In your reply, write out the records exactly, each line intact.

== Given data

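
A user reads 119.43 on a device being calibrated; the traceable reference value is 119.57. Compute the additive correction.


Correction = standard - reading
= 119.57 - 119.43
= 0.1400

0.1400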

====

## Answer area
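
A user reads 119.43 on a device being calibrated; the traceable reference value is 119.57. Compute the additive correction.


Correction = standard - reading
= 119.57 - 119.43
= 0.1400

0.1400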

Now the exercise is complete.